Assigned task
The required result is an exact copy of the material from the line with "Give each resulting" through its final line, both ends included.

Input
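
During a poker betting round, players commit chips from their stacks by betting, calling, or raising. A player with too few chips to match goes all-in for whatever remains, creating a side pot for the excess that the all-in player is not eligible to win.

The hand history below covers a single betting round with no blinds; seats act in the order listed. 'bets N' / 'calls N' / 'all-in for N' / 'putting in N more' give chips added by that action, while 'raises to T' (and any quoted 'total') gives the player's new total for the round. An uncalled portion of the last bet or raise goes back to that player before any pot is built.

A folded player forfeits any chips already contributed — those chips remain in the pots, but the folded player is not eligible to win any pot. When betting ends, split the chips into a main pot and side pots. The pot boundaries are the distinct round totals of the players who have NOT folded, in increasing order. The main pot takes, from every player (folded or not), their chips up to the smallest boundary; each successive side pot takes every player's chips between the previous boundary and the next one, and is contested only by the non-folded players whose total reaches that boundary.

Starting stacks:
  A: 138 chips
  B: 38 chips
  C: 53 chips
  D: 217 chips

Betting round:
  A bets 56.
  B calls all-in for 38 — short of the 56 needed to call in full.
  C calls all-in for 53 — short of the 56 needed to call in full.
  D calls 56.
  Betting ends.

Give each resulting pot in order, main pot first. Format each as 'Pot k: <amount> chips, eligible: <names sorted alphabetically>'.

Contributions: A=56, B=38, C=53, D=56
Pot levels (distinct totals of non-folded players): 38, 53, 56
Layer 1-38: 38 each from A, B, C, D = 38*4 = 152 chips; eligible A, B, C, D
Layer 39-53: 15 each from A, C, D = 15*3 = 45 chips; eligible A, C, D
Layer 54-56: 3 each from A, D = 3*2 = 6 chips; eligible A, D

Pot 1: 152 chips, eligible: A, B, C, D
Pot 2: 45 chips, eligible: A, C, D
Pot 3: 6 chips, eligible: A, D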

Task result
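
Give each resulting pot in order, main pot first. Format each as 'Pot k: <amount> chips, eligible: <names sorted alphabetically>'.

Contributions: A=56, B=38, C=53, D=56
Pot levels (distinct totals of non-folded players): 38, 53, 56
Layer 1-38: 38 each from A, B, C, D = 38*4 = 152 chips; eligible A, B, C, D
Layer 39-53: 15 each from A, C, D = 15*3 = 45 chips; eligible A, C, D
Layer 54-56: 3 each from A, D = 3*2 = 6 chips; eligible A, D

Pot 1: 152 chips, eligible: A, B, C, D
Pot 2: 45 chips, eligible: A, C, D
Pot 3: 6 chips, eligible: A, D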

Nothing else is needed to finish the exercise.